* [Activity]
Transcribe every entry exactly, with nothing added or left out.

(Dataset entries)
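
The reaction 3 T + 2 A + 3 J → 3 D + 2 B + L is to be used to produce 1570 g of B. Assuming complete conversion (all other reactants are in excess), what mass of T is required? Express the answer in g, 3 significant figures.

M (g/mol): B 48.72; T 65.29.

3160 g

n(B) = 1570 / 48.72 = 32.22 mol
n(T) = (3/2) × 32.22 = 48.33 mol
mass = 48.33 × 65.29 = 3155 g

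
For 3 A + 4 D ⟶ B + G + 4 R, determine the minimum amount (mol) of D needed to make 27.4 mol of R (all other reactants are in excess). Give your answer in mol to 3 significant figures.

27.4 mol

n(R) = 27.40 mol
n(D) = (4/4) × 27.40 = 27.40 mol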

* [Solution for this exercise]
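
The reaction 3 T + 2 A + 3 J → 3 D + 2 B + L is to be used to produce 1570 g of B. Assuming complete conversion (all other reactants are in excess), what mass of T is required? Express the answer in g, 3 significant figures.

M (g/mol): B 48.72; T 65.29.

3160 g

n(B) = 1570 / 48.72 = 32.22 mol
n(T) = (3/2) × 32.22 = 48.33 mol
mass = 48.33 × 65.29 = 3155 g

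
For 3 A + 4 D ⟶ B + G + 4 R, determine the minimum amount (mol) of D needed to make 27.4 mol of R (all other reactants are in excess). Give your answer in mol to 3 significant figures.

27.4 mol

n(R) = 27.40 mol
n(D) = (4/4) × 27.40 = 27.40 mol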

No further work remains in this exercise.